» **What you should do**:
Each entry needs to be reproduced exactly as it is.
START Provided records
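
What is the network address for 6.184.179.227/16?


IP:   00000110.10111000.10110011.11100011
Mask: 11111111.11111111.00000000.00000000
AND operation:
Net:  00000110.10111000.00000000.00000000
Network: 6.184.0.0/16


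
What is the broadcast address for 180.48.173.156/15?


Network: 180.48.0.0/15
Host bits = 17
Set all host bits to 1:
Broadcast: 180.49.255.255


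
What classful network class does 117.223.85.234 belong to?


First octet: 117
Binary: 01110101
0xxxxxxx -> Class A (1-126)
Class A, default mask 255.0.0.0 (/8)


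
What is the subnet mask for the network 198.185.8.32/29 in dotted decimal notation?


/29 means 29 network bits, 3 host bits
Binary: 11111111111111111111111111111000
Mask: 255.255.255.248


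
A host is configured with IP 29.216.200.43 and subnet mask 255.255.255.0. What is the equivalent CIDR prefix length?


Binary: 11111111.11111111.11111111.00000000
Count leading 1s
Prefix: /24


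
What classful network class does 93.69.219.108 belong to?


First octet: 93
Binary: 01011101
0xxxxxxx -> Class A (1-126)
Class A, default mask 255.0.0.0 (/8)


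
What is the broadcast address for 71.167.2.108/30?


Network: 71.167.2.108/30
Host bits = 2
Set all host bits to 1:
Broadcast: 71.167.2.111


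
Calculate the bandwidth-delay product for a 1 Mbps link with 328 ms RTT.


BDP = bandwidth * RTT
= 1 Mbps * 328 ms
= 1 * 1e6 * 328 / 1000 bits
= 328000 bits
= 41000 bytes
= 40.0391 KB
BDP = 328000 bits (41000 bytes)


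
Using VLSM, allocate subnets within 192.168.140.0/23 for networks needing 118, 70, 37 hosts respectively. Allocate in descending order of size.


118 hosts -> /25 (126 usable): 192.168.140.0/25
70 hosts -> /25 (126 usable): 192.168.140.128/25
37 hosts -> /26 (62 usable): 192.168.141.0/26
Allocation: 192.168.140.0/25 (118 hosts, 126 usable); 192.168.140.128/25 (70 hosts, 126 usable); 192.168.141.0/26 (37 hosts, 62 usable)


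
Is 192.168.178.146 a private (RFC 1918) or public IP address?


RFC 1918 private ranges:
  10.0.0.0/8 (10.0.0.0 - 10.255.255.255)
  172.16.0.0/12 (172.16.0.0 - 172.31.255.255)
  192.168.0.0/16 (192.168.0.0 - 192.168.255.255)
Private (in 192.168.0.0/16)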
END Provided records
» **Response area**:
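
What is the network address for 6.184.179.227/16?


IP:   00000110.10111000.10110011.11100011
Mask: 11111111.11111111.00000000.00000000
AND operation:
Net:  00000110.10111000.00000000.00000000
Network: 6.184.0.0/16


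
What is the broadcast address for 180.48.173.156/15?


Network: 180.48.0.0/15
Host bits = 17
Set all host bits to 1:
Broadcast: 180.49.255.255


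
What classful network class does 117.223.85.234 belong to?


First octet: 117
Binary: 01110101
0xxxxxxx -> Class A (1-126)
Class A, default mask 255.0.0.0 (/8)


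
What is the subnet mask for the network 198.185.8.32/29 in dotted decimal notation?


/29 means 29 network bits, 3 host bits
Binary: 11111111111111111111111111111000
Mask: 255.255.255.248


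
A host is configured with IP 29.216.200.43 and subnet mask 255.255.255.0. What is the equivalent CIDR prefix length?


Binary: 11111111.11111111.11111111.00000000
Count leading 1s
Prefix: /24


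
What classful network class does 93.69.219.108 belong to?


First octet: 93
Binary: 01011101
0xxxxxxx -> Class A (1-126)
Class A, default mask 255.0.0.0 (/8)


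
What is the broadcast address for 71.167.2.108/30?


Network: 71.167.2.108/30
Host bits = 2
Set all host bits to 1:
Broadcast: 71.167.2.111


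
Calculate the bandwidth-delay product for a 1 Mbps link with 328 ms RTT.


BDP = bandwidth * RTT
= 1 Mbps * 328 ms
= 1 * 1e6 * 328 / 1000 bits
= 328000 bits
= 41000 bytes
= 40.0391 KB
BDP = 328000 bits (41000 bytes)


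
Using VLSM, allocate subnets within 192.168.140.0/23 for networks needing 118, 70, 37 hosts respectively. Allocate in descending order of size.


118 hosts -> /25 (126 usable): 192.168.140.0/25
70 hosts -> /25 (126 usable): 192.168.140.128/25
37 hosts -> /26 (62 usable): 192.168.141.0/26
Allocation: 192.168.140.0/25 (118 hosts, 126 usable); 192.168.140.128/25 (70 hosts, 126 usable); 192.168.141.0/26 (37 hosts, 62 usable)


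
Is 192.168.178.146 a private (RFC 1918) or public IP address?


RFC 1918 private ranges:
  10.0.0.0/8 (10.0.0.0 - 10.255.255.255)
  172.16.0.0/12 (172.16.0.0 - 172.31.255.255)
  192.168.0.0/16 (192.168.0.0 - 192.168.255.255)
Private (in 192.168.0.0/16)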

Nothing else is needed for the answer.